**ABOUT THIS TASK:**
Consider the entries below. Count the lines holding the string "type" and state the number only.

[Stored data entries]

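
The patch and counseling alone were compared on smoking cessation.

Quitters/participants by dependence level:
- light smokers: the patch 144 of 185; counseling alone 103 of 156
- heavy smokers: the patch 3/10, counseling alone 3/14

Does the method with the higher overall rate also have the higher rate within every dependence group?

Yes

Light smokers: the patch 144/185 = 77.8%, counseling alone 103/156 = 66.0% → the patch
Heavy smokers: the patch 3/10 = 30.0%, counseling alone 3/14 = 21.4% → the patch
Overall: the patch 147/195 = 75.4%, counseling alone 106/170 = 62.4% → the patch
The patch wins overall and in every dependence group — no reversal.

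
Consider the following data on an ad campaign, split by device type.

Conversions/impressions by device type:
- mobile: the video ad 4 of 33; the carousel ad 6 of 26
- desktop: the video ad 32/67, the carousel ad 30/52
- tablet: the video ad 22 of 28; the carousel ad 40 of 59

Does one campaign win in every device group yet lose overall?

Mobile: the video ad 4/33 = 12.1%, the carousel ad 6/26 = 23.1% → the carousel ad
Desktop: the video ad 32/67 = 47.8%, the carousel ad 30/52 = 57.7% → the carousel ad
Tablet: the video ad 22/28 = 78.6%, the carousel ad 40/59 = 67.8% → the video ad
Overall: the video ad 58/128 = 45.3%, the carousel ad 76/137 = 55.5% → the carousel ad
Neither sweeps: the video ad wins 1 of 3 groups, the carousel ad wins 2. The carousel ad wins overall but not every group — no Simpson reversal.

No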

**SOLUTION TO THE PROBLEM:**
2